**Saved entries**
= = = = =

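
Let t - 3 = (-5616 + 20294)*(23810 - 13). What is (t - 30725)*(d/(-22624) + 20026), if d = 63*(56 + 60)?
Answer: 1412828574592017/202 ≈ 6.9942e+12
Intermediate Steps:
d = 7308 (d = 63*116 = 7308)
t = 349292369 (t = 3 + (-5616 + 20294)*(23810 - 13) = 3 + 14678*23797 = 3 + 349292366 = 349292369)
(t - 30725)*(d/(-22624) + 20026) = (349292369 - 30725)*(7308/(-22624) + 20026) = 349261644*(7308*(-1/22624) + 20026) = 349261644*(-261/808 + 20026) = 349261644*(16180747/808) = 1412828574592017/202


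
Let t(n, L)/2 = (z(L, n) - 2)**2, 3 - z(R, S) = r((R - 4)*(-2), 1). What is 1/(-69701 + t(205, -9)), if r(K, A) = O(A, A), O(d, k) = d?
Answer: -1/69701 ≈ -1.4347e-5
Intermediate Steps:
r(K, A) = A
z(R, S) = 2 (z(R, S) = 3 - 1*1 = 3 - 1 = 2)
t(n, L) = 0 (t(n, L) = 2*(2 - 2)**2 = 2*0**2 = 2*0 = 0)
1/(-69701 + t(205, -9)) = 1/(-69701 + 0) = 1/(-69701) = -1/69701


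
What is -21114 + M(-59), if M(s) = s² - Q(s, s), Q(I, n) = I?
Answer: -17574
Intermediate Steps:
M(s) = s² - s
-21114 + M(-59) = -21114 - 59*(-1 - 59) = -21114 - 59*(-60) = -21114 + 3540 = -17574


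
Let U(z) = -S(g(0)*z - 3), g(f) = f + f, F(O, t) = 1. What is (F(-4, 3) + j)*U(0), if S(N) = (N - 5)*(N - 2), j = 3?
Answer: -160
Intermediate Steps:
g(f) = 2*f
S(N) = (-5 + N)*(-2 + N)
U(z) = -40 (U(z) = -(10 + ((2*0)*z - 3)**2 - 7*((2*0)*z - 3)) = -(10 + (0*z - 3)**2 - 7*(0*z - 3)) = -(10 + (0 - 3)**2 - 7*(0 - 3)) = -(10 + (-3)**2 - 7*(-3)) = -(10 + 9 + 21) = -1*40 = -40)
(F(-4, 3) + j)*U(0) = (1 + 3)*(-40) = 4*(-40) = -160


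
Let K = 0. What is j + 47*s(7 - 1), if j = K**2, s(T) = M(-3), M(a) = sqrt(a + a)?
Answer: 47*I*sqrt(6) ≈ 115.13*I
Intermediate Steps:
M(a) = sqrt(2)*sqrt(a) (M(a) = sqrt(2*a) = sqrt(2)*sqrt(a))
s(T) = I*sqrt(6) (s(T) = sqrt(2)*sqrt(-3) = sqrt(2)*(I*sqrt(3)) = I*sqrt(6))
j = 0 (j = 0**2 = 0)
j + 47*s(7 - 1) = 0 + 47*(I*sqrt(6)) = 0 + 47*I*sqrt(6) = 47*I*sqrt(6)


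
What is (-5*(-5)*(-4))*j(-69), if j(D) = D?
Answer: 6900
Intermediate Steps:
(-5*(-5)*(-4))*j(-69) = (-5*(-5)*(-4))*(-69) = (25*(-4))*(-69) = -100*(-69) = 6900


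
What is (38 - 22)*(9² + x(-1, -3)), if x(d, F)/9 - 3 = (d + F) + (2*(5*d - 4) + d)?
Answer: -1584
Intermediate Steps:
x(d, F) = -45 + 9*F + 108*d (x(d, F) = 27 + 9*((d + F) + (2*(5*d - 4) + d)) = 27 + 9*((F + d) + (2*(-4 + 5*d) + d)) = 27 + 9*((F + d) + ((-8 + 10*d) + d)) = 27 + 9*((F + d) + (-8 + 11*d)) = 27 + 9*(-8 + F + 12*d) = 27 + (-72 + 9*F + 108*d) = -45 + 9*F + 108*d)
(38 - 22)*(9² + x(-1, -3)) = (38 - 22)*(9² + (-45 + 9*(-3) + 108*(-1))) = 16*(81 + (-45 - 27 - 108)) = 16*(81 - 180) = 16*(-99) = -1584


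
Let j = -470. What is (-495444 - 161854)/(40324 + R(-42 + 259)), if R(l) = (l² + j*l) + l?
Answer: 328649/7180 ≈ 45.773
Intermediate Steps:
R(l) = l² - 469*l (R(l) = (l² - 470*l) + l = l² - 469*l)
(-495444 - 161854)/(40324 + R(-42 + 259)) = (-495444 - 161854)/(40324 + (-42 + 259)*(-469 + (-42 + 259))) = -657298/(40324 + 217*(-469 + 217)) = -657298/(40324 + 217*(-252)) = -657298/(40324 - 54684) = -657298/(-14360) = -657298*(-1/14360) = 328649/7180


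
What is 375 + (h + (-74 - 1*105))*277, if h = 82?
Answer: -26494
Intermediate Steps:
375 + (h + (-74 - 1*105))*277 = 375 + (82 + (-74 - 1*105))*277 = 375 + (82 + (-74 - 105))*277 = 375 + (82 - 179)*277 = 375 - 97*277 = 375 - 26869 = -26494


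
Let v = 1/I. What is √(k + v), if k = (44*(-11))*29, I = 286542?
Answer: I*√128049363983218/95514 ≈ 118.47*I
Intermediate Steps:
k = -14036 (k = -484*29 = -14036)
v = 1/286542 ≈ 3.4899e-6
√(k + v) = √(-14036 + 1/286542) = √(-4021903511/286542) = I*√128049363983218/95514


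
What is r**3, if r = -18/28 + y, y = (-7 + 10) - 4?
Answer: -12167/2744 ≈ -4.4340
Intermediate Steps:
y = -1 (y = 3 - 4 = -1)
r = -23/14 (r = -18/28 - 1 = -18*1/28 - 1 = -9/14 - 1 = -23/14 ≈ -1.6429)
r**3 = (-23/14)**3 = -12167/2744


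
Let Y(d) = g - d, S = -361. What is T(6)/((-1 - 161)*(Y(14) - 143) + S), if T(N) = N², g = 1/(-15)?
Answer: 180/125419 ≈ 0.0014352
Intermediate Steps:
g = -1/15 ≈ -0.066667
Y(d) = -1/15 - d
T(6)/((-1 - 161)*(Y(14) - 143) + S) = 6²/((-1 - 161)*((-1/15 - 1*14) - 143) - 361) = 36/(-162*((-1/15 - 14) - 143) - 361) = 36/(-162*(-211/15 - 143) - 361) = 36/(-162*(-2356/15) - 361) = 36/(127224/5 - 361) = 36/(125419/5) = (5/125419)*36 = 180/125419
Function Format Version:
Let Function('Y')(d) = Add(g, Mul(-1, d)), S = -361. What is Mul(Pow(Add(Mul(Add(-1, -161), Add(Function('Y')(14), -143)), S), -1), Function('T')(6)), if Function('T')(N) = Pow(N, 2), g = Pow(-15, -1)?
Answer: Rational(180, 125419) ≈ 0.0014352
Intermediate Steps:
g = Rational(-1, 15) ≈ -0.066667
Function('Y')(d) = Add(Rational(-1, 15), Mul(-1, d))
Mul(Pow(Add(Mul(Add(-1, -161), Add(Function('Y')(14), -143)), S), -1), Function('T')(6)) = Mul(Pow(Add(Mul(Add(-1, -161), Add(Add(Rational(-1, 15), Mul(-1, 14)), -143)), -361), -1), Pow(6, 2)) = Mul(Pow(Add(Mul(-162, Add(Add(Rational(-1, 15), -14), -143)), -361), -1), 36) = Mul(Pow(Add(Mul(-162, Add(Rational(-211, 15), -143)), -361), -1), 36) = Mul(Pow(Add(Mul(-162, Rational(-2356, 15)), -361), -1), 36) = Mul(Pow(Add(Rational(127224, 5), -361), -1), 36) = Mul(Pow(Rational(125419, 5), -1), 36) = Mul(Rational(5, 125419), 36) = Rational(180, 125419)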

= = = = =

**Required work**
Please return exactly the lines from the opening line of the data above through the line with "Answer: 47*I*sqrt(6) ≈ 115.13*I", both included and nothing else.

**Answer below**
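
Let t - 3 = (-5616 + 20294)*(23810 - 13). What is (t - 30725)*(d/(-22624) + 20026), if d = 63*(56 + 60)?
Answer: 1412828574592017/202 ≈ 6.9942e+12
Intermediate Steps:
d = 7308 (d = 63*116 = 7308)
t = 349292369 (t = 3 + (-5616 + 20294)*(23810 - 13) = 3 + 14678*23797 = 3 + 349292366 = 349292369)
(t - 30725)*(d/(-22624) + 20026) = (349292369 - 30725)*(7308/(-22624) + 20026) = 349261644*(7308*(-1/22624) + 20026) = 349261644*(-261/808 + 20026) = 349261644*(16180747/808) = 1412828574592017/202


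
Let t(n, L)/2 = (z(L, n) - 2)**2, 3 - z(R, S) = r((R - 4)*(-2), 1). What is 1/(-69701 + t(205, -9)), if r(K, A) = O(A, A), O(d, k) = d?
Answer: -1/69701 ≈ -1.4347e-5
Intermediate Steps:
r(K, A) = A
z(R, S) = 2 (z(R, S) = 3 - 1*1 = 3 - 1 = 2)
t(n, L) = 0 (t(n, L) = 2*(2 - 2)**2 = 2*0**2 = 2*0 = 0)
1/(-69701 + t(205, -9)) = 1/(-69701 + 0) = 1/(-69701) = -1/69701


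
What is -21114 + M(-59), if M(s) = s² - Q(s, s), Q(I, n) = I?
Answer: -17574
Intermediate Steps:
M(s) = s² - s
-21114 + M(-59) = -21114 - 59*(-1 - 59) = -21114 - 59*(-60) = -21114 + 3540 = -17574


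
Let U(z) = -S(g(0)*z - 3), g(f) = f + f, F(O, t) = 1. What is (F(-4, 3) + j)*U(0), if S(N) = (N - 5)*(N - 2), j = 3?
Answer: -160
Intermediate Steps:
g(f) = 2*f
S(N) = (-5 + N)*(-2 + N)
U(z) = -40 (U(z) = -(10 + ((2*0)*z - 3)**2 - 7*((2*0)*z - 3)) = -(10 + (0*z - 3)**2 - 7*(0*z - 3)) = -(10 + (0 - 3)**2 - 7*(0 - 3)) = -(10 + (-3)**2 - 7*(-3)) = -(10 + 9 + 21) = -1*40 = -40)
(F(-4, 3) + j)*U(0) = (1 + 3)*(-40) = 4*(-40) = -160


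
Let K = 0. What is j + 47*s(7 - 1), if j = K**2, s(T) = M(-3), M(a) = sqrt(a + a)?
Answer: 47*I*sqrt(6) ≈ 115.13*I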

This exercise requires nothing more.